RECORDS FOR THE TASK Block Start

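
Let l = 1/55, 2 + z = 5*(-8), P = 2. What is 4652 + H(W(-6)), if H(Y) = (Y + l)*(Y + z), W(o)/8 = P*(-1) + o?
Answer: 628874/55 ≈ 11434.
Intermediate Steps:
z = -42 (z = -2 + 5*(-8) = -2 - 40 = -42)
W(o) = -16 + 8*o (W(o) = 8*(2*(-1) + o) = 8*(-2 + o) = -16 + 8*o)
l = 1/55 ≈ 0.018182
H(Y) = (-42 + Y)*(1/55 + Y) (H(Y) = (Y + 1/55)*(Y - 42) = (1/55 + Y)*(-42 + Y) = (-42 + Y)*(1/55 + Y))
4652 + H(W(-6)) = 4652 + (-42/55 + (-16 + 8*(-6))² - 2309*(-16 + 8*(-6))/55) = 4652 + (-42/55 + (-16 - 48)² - 2309*(-16 - 48)/55) = 4652 + (-42/55 + (-64)² - 2309/55*(-64)) = 4652 + (-42/55 + 4096 + 147776/55) = 4652 + 373014/55 = 628874/55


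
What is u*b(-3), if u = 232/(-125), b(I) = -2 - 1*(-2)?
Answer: 0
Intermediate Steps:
b(I) = 0 (b(I) = -2 + 2 = 0)
u = -232/125 (u = 232*(-1/125) = -232/125 ≈ -1.8560)
u*b(-3) = -232/125*0 = 0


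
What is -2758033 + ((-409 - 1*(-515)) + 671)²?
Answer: -2154304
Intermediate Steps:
-2758033 + ((-409 - 1*(-515)) + 671)² = -2758033 + ((-409 + 515) + 671)² = -2758033 + (106 + 671)² = -2758033 + 777² = -2758033 + 603729 = -2154304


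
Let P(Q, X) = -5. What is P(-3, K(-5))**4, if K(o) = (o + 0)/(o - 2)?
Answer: 625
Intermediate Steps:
K(o) = o/(-2 + o)
P(-3, K(-5))**4 = (-5)**4 = 625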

RECORDS FOR THE TASK Block End

#### ASSIGNMENT:
In the entries above, find each line with "What" and copy it.

#### FINISHED EXERCISE:
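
Let l = 1/55, 2 + z = 5*(-8), P = 2. What is 4652 + H(W(-6)), if H(Y) = (Y + l)*(Y + z), W(o)/8 = P*(-1) + o?
What is u*b(-3), if u = 232/(-125), b(I) = -2 - 1*(-2)?
What is -2758033 + ((-409 - 1*(-515)) + 671)²?
Let P(Q, X) = -5. What is P(-3, K(-5))**4, if K(o) = (o + 0)/(o - 2)?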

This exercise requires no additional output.